Saved entries
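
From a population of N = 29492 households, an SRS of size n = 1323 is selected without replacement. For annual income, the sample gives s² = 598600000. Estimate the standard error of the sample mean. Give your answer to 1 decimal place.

657.4

Under SRS without replacement, Var(ȳ) = (1 − f)·s²/n with f = n/N = 1323/29492 = 0.04485962.
Var(ȳ) = (1 − 0.04485962)·598600000/1323 = 0.95514038·452456.54 = 432159.51.
SE(ȳ) = √(432159.51) = 657.4.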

* _Problem to work on_
Each record must be output exactly, with none omitted.

* _Exercise response_
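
From a population of N = 29492 households, an SRS of size n = 1323 is selected without replacement. For annual income, the sample gives s² = 598600000. Estimate the standard error of the sample mean. Give your answer to 1 decimal place.

657.4

Under SRS without replacement, Var(ȳ) = (1 − f)·s²/n with f = n/N = 1323/29492 = 0.04485962.
Var(ȳ) = (1 − 0.04485962)·598600000/1323 = 0.95514038·452456.54 = 432159.51.
SE(ȳ) = √(432159.51) = 657.4.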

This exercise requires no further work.